──────── DATA TO USE

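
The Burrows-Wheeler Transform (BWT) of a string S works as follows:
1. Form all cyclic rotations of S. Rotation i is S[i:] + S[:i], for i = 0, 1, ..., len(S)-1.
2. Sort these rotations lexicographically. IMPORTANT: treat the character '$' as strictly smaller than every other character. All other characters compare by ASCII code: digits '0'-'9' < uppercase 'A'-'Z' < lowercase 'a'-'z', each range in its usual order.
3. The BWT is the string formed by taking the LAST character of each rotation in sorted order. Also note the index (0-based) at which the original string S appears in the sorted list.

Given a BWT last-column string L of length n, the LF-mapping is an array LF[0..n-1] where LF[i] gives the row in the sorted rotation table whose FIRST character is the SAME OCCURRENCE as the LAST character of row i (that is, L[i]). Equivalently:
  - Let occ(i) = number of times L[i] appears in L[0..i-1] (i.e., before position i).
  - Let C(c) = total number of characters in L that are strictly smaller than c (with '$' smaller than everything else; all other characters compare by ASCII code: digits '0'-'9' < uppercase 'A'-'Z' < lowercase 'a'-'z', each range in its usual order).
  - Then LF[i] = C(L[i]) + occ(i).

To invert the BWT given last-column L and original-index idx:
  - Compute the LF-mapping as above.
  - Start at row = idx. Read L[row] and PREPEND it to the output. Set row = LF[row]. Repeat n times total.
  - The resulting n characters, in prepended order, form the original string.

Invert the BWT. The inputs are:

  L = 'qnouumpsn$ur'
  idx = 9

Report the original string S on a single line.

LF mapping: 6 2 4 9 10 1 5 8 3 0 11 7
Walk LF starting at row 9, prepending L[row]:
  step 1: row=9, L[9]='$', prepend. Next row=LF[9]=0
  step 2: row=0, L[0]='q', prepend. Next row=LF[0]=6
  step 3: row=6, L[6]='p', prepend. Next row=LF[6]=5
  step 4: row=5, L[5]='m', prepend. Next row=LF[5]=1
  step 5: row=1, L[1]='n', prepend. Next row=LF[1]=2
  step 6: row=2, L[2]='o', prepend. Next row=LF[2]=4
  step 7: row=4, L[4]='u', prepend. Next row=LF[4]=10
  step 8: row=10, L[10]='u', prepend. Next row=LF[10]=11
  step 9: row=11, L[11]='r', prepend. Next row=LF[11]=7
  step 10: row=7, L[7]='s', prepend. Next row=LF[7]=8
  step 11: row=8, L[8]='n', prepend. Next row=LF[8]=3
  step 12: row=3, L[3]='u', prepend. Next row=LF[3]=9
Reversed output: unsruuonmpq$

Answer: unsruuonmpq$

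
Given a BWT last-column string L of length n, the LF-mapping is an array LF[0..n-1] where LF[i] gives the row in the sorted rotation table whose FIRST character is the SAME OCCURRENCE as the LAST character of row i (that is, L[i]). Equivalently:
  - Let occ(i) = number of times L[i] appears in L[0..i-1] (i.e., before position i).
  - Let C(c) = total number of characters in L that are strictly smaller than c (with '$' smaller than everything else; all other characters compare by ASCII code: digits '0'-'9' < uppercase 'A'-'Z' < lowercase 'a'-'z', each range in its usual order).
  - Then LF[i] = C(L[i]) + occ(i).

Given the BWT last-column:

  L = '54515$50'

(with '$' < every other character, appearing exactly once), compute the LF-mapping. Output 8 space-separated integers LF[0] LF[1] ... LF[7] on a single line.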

────────────────

**WHAT THIS TASK INVOLVES**
Output all of the records, keeping every word exact.

**EXERCISE RESPONSE**
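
The Burrows-Wheeler Transform (BWT) of a string S works as follows:
1. Form all cyclic rotations of S. Rotation i is S[i:] + S[:i], for i = 0, 1, ..., len(S)-1.
2. Sort these rotations lexicographically. IMPORTANT: treat the character '$' as strictly smaller than every other character. All other characters compare by ASCII code: digits '0'-'9' < uppercase 'A'-'Z' < lowercase 'a'-'z', each range in its usual order.
3. The BWT is the string formed by taking the LAST character of each rotation in sorted order. Also note the index (0-based) at which the original string S appears in the sorted list.

Given a BWT last-column string L of length n, the LF-mapping is an array LF[0..n-1] where LF[i] gives the row in the sorted rotation table whose FIRST character is the SAME OCCURRENCE as the LAST character of row i (that is, L[i]). Equivalently:
  - Let occ(i) = number of times L[i] appears in L[0..i-1] (i.e., before position i).
  - Let C(c) = total number of characters in L that are strictly smaller than c (with '$' smaller than everything else; all other characters compare by ASCII code: digits '0'-'9' < uppercase 'A'-'Z' < lowercase 'a'-'z', each range in its usual order).
  - Then LF[i] = C(L[i]) + occ(i).

To invert the BWT given last-column L and original-index idx:
  - Compute the LF-mapping as above.
  - Start at row = idx. Read L[row] and PREPEND it to the output. Set row = LF[row]. Repeat n times total.
  - The resulting n characters, in prepended order, form the original string.

Invert the BWT. The inputs are:

  L = 'qnouumpsn$ur'
  idx = 9

Report the original string S on a single line.

LF mapping: 6 2 4 9 10 1 5 8 3 0 11 7
Walk LF starting at row 9, prepending L[row]:
  step 1: row=9, L[9]='$', prepend. Next row=LF[9]=0
  step 2: row=0, L[0]='q', prepend. Next row=LF[0]=6
  step 3: row=6, L[6]='p', prepend. Next row=LF[6]=5
  step 4: row=5, L[5]='m', prepend. Next row=LF[5]=1
  step 5: row=1, L[1]='n', prepend. Next row=LF[1]=2
  step 6: row=2, L[2]='o', prepend. Next row=LF[2]=4
  step 7: row=4, L[4]='u', prepend. Next row=LF[4]=10
  step 8: row=10, L[10]='u', prepend. Next row=LF[10]=11
  step 9: row=11, L[11]='r', prepend. Next row=LF[11]=7
  step 10: row=7, L[7]='s', prepend. Next row=LF[7]=8
  step 11: row=8, L[8]='n', prepend. Next row=LF[8]=3
  step 12: row=3, L[3]='u', prepend. Next row=LF[3]=9
Reversed output: unsruuonmpq$

Answer: unsruuonmpq$

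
Given a BWT last-column string L of length n, the LF-mapping is an array LF[0..n-1] where LF[i] gives the row in the sorted rotation table whose FIRST character is the SAME OCCURRENCE as the LAST character of row i (that is, L[i]). Equivalently:
  - Let occ(i) = number of times L[i] appears in L[0..i-1] (i.e., before position i).
  - Let C(c) = total number of characters in L that are strictly smaller than c (with '$' smaller than everything else; all other characters compare by ASCII code: digits '0'-'9' < uppercase 'A'-'Z' < lowercase 'a'-'z', each range in its usual order).
  - Then LF[i] = C(L[i]) + occ(i).

Given the BWT last-column:

  L = '54515$50'

(with '$' < every other character, appearing exactly once), compute the LF-mapping. Output 8 space-separated integers LF[0] LF[1] ... LF[7] on a single line.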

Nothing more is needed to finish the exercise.